_TASK TO COMPLETE_. Among the records below, find the line that has "- the plan pays 60%"; from there, give the lines again exactly, and stop after the line that has "coinsurance) reaches €3200".

_INFORMATION SUPPLIED_.

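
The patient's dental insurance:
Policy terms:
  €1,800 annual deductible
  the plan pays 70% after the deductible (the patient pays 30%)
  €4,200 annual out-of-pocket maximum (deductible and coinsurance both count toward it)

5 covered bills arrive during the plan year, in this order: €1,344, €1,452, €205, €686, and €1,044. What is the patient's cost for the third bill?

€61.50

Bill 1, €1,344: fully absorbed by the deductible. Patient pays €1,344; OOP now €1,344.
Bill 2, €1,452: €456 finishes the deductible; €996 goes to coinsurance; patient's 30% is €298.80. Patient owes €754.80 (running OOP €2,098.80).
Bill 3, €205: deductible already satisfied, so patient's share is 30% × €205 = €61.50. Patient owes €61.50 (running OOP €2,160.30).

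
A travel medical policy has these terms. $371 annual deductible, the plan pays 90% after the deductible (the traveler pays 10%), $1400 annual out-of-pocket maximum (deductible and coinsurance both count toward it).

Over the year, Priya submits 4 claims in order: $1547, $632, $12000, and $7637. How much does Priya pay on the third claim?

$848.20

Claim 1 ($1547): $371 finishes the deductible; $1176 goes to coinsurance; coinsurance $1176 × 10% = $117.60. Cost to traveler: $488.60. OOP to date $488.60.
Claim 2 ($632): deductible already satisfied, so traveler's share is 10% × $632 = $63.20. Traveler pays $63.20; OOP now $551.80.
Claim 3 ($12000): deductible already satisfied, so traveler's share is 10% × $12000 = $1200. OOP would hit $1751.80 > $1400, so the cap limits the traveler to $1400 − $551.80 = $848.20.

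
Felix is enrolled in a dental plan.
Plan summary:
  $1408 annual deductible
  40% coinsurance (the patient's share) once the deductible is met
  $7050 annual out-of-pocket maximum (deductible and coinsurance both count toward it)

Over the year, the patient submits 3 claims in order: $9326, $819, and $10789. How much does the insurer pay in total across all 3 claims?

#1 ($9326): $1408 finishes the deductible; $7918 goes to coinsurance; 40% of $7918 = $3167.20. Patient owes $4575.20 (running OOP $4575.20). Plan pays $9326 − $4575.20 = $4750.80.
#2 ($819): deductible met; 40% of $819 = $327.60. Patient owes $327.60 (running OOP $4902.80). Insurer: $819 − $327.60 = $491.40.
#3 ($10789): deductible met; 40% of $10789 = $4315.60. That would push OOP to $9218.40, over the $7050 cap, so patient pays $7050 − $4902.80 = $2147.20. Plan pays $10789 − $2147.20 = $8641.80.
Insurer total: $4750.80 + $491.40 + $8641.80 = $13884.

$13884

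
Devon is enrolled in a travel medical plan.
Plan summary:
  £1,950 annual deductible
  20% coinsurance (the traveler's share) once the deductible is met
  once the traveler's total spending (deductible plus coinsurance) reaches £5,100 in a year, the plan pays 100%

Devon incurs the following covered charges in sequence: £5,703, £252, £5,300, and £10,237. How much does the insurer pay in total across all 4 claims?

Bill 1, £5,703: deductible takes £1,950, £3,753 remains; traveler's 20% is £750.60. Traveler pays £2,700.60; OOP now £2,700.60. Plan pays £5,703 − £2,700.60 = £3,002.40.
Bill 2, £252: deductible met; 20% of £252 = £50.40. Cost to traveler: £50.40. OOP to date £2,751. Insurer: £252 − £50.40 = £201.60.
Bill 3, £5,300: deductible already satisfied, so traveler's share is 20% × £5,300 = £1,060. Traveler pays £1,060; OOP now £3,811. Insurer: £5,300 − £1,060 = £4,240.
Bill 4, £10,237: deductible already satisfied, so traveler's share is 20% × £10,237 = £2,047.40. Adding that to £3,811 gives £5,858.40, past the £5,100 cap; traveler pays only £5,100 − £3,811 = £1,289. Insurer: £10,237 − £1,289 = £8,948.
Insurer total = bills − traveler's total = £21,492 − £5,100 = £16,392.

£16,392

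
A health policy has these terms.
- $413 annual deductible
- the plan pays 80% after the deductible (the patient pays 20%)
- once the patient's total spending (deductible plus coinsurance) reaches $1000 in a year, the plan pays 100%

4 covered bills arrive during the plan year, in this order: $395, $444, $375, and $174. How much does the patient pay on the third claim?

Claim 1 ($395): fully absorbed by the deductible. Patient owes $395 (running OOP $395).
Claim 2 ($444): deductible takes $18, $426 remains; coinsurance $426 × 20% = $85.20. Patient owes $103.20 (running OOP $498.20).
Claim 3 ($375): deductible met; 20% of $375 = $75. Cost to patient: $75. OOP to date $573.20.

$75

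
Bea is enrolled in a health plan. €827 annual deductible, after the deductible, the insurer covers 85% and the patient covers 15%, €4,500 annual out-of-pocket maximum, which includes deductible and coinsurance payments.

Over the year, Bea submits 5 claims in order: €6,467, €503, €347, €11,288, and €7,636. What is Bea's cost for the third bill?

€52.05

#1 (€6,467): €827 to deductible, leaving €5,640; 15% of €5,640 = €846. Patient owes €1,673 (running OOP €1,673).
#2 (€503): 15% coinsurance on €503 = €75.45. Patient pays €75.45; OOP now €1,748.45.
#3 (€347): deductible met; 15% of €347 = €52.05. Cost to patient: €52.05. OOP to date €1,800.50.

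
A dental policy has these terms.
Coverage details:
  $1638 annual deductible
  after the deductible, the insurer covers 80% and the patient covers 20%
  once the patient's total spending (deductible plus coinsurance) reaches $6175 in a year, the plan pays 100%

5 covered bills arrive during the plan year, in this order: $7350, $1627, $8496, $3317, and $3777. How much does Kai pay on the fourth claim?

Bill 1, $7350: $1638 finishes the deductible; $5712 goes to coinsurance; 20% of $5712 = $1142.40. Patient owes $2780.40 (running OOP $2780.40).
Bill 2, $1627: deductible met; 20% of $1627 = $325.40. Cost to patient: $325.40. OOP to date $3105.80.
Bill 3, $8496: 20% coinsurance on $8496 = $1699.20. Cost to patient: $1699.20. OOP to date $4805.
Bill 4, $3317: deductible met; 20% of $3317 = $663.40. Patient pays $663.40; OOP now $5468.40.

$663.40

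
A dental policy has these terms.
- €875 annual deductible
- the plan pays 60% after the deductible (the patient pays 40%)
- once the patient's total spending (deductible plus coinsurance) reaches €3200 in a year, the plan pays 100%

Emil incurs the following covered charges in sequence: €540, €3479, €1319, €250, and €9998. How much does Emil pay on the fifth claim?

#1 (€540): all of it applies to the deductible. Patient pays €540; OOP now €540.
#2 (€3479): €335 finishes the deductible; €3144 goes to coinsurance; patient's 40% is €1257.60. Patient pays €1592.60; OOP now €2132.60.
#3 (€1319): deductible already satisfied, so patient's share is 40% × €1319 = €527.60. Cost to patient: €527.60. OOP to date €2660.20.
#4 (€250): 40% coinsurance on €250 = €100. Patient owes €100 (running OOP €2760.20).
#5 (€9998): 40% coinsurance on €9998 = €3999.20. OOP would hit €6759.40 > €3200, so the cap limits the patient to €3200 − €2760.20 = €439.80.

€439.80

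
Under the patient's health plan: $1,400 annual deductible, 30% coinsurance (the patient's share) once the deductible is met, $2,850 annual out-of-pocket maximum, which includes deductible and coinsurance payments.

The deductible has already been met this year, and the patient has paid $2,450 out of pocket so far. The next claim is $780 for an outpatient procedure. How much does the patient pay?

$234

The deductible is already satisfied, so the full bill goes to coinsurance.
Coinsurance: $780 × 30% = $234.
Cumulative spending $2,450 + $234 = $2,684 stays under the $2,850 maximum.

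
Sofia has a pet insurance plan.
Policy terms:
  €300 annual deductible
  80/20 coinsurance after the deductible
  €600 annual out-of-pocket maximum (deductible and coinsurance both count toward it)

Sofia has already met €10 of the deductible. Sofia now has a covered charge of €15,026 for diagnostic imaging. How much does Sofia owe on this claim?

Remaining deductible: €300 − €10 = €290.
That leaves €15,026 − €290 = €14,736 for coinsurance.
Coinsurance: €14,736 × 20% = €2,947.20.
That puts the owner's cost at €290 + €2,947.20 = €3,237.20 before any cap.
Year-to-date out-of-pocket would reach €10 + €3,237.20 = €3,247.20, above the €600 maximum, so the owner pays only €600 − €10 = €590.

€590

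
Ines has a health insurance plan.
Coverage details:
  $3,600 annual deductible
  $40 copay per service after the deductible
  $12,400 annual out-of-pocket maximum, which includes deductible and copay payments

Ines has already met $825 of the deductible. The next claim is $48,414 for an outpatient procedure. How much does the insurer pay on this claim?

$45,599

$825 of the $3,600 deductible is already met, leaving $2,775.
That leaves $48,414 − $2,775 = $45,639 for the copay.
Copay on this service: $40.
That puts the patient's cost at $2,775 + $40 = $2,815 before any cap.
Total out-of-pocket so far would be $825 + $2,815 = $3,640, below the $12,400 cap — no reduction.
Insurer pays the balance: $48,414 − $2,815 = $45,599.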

--

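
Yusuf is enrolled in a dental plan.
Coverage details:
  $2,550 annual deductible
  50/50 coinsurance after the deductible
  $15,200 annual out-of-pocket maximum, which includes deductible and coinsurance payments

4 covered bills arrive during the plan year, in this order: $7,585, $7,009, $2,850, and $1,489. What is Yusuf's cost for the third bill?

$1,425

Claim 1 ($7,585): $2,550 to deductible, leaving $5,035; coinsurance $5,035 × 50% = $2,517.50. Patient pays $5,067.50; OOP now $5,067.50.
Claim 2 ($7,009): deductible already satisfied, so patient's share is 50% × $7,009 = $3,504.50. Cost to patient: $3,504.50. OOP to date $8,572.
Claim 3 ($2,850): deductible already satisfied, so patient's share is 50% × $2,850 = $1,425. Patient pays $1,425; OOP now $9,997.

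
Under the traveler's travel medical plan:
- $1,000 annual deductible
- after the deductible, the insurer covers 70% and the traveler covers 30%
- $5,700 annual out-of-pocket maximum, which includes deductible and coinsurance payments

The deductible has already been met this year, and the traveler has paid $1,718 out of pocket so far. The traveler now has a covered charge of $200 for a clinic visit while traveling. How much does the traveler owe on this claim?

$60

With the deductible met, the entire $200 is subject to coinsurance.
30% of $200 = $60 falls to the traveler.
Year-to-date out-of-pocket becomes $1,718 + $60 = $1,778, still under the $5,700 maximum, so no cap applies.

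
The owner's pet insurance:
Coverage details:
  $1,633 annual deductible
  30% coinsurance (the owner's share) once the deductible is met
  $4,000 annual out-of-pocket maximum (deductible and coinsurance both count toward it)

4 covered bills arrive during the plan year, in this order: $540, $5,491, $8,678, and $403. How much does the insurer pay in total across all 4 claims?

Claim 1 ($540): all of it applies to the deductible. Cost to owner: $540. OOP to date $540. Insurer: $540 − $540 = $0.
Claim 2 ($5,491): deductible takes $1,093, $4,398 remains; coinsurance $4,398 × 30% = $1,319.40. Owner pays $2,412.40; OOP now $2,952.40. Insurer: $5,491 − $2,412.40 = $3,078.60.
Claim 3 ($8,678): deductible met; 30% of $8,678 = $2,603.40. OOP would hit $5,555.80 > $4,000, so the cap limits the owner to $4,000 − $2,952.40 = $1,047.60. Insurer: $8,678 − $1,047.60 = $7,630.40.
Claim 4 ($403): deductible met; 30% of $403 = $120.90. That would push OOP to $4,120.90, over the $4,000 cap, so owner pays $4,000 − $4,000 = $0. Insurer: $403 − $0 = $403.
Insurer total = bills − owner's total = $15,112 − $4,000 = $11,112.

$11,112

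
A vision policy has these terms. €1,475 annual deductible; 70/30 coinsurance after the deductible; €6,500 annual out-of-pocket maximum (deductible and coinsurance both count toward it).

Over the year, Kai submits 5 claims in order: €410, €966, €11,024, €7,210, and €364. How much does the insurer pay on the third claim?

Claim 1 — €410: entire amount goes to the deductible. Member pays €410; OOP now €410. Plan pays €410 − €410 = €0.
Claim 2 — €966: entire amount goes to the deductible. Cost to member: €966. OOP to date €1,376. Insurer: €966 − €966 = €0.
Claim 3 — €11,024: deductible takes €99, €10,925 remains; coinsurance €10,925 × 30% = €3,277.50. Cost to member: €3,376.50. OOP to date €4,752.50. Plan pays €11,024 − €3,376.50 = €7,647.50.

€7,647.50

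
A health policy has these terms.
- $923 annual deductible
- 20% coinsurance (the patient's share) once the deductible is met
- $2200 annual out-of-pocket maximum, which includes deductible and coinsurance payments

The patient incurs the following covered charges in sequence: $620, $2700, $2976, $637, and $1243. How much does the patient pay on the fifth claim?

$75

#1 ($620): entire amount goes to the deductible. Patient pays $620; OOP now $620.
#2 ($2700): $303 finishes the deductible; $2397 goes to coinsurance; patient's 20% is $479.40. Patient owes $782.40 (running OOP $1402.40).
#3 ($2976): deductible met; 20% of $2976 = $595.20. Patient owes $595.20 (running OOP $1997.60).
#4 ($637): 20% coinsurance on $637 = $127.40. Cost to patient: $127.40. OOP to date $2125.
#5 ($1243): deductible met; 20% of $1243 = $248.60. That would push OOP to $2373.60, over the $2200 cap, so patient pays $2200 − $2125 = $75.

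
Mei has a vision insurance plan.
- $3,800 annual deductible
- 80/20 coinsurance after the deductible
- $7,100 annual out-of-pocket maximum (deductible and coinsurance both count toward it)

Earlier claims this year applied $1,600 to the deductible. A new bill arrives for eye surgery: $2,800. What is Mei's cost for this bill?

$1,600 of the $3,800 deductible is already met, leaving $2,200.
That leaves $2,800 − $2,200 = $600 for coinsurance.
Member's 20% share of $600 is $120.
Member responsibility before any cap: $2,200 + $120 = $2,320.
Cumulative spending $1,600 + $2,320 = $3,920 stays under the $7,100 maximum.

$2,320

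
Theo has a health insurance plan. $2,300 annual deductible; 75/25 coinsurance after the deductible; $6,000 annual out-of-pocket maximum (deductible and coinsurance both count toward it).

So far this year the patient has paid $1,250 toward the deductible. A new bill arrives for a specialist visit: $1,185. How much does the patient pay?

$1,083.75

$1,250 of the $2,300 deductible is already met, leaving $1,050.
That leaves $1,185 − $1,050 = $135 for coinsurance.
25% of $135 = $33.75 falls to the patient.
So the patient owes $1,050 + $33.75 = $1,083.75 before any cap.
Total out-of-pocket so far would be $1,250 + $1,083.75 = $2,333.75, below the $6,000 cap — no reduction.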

_ANSWER SPACE_.
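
- the plan pays 60% after the deductible (the patient pays 40%)
- once the patient's total spending (deductible plus coinsurance) reaches €3200 in a year, the plan pays 100%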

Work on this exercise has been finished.